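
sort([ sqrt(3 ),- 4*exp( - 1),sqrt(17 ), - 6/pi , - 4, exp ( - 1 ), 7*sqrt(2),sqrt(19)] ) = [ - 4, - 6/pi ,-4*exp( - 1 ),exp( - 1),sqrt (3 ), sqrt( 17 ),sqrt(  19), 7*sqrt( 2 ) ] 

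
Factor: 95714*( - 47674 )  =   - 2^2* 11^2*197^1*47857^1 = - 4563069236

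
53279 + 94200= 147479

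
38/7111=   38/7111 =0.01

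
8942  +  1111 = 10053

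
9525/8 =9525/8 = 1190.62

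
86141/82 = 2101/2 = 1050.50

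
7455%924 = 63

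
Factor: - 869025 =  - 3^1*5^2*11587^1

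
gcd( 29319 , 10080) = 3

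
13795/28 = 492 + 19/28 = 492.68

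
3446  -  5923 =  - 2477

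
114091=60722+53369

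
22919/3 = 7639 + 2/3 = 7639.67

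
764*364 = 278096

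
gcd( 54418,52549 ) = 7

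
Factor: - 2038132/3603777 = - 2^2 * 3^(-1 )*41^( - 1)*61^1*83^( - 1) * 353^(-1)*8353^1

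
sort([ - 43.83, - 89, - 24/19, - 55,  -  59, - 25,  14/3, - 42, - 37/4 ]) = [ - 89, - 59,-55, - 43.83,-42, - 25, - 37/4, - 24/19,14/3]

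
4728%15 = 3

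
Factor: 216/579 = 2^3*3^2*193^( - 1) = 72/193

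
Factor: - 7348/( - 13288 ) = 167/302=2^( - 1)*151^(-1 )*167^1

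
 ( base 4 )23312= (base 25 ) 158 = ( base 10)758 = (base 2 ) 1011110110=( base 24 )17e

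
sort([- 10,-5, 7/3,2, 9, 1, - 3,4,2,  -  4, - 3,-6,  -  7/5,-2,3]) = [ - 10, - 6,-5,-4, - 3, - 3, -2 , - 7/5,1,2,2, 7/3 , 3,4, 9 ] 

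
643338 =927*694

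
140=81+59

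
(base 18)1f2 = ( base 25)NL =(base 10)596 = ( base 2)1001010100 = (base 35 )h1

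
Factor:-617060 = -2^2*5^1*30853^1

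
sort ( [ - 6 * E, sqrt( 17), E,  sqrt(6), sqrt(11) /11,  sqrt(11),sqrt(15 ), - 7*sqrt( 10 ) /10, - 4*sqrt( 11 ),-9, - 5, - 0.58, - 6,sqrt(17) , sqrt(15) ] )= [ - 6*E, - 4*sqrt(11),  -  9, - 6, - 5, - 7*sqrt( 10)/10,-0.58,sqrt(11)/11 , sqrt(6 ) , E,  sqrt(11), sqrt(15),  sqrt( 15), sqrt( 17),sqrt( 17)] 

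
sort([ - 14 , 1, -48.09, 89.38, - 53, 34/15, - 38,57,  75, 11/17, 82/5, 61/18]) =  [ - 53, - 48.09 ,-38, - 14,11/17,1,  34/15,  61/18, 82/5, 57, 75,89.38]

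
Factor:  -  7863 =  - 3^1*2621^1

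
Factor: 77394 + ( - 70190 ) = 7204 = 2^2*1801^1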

------------------------------------------------------------------------

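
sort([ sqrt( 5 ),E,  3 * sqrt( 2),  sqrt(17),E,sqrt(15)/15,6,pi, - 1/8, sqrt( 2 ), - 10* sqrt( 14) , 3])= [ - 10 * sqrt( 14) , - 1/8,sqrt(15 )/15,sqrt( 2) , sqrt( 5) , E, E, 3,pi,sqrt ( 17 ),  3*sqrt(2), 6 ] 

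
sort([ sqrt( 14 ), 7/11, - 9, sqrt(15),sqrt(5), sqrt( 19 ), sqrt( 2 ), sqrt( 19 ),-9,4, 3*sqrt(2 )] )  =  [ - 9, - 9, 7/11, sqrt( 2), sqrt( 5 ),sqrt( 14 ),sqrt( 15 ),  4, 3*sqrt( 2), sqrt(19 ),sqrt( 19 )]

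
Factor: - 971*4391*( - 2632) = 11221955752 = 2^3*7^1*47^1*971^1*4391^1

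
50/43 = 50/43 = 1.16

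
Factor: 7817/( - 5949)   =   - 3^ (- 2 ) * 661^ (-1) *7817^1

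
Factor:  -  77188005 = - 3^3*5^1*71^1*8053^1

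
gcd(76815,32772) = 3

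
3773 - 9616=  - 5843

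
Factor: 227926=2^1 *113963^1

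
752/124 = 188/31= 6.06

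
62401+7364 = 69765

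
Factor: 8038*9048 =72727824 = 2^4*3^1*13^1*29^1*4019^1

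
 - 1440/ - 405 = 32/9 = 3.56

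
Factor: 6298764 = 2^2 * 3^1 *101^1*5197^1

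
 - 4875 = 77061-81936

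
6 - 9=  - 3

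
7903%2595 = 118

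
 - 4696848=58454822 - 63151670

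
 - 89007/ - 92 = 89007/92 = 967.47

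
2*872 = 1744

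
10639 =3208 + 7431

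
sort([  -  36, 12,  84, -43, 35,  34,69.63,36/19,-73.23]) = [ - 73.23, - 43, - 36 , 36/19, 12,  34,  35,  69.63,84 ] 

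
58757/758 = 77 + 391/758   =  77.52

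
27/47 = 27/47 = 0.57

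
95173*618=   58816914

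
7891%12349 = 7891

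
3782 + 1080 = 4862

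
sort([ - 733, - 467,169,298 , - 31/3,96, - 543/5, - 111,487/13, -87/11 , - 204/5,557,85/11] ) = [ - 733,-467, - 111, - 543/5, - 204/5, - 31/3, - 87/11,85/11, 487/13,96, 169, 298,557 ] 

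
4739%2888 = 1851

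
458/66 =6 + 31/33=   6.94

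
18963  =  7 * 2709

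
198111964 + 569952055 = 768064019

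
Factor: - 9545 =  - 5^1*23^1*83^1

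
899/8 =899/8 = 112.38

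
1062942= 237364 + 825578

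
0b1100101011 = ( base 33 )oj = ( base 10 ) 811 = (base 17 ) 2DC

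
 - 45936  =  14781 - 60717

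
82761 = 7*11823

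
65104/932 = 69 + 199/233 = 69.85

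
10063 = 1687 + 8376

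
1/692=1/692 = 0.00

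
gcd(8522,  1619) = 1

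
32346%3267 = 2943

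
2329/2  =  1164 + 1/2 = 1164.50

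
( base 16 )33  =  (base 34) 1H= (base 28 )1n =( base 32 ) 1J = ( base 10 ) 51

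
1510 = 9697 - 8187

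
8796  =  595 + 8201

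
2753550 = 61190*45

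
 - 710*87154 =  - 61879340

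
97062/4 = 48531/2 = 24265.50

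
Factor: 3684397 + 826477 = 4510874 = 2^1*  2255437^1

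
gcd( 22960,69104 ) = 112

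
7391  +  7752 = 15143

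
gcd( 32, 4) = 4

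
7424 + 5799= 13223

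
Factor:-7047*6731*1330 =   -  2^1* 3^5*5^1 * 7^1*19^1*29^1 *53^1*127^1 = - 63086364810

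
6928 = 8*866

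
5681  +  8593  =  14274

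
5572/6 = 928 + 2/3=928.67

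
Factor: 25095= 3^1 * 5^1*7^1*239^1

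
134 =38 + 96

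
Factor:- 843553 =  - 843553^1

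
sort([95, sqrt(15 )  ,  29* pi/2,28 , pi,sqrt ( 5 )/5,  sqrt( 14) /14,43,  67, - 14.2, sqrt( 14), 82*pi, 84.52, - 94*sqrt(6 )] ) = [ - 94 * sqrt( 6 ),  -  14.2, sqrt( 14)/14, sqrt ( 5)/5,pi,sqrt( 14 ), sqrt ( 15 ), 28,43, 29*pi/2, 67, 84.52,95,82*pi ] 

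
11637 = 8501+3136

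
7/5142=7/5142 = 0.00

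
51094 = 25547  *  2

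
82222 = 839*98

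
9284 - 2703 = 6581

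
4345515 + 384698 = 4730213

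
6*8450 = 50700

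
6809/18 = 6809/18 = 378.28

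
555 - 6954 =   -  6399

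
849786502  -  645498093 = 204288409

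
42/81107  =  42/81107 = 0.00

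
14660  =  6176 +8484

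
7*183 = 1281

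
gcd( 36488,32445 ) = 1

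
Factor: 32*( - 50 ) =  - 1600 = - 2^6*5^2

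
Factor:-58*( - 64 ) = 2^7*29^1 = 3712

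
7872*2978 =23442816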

------------------------------------------------------------------------

In the entries above, one line contains "Factor: - 7348/( - 13288" and another contains "Factor:-617060 = -2^2*5^1*30853^1". Reproduce exactly those two lines and the lines between them, nothing else.

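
Factor: - 7348/( - 13288 ) = 167/302=2^( - 1)*151^(-1 )*167^1

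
 ( base 4 )23312= (base 25 ) 158 = ( base 10)758 = (base 2 ) 1011110110=( base 24 )17e

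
sort([- 10,-5, 7/3,2, 9, 1, - 3,4,2,  -  4, - 3,-6,  -  7/5,-2,3]) = [ - 10, - 6,-5,-4, - 3, - 3, -2 , - 7/5,1,2,2, 7/3 , 3,4, 9 ] 

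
643338 =927*694

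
140=81+59

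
(base 18)1f2 = ( base 25)NL =(base 10)596 = ( base 2)1001010100 = (base 35 )h1

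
Factor:-617060 = -2^2*5^1*30853^1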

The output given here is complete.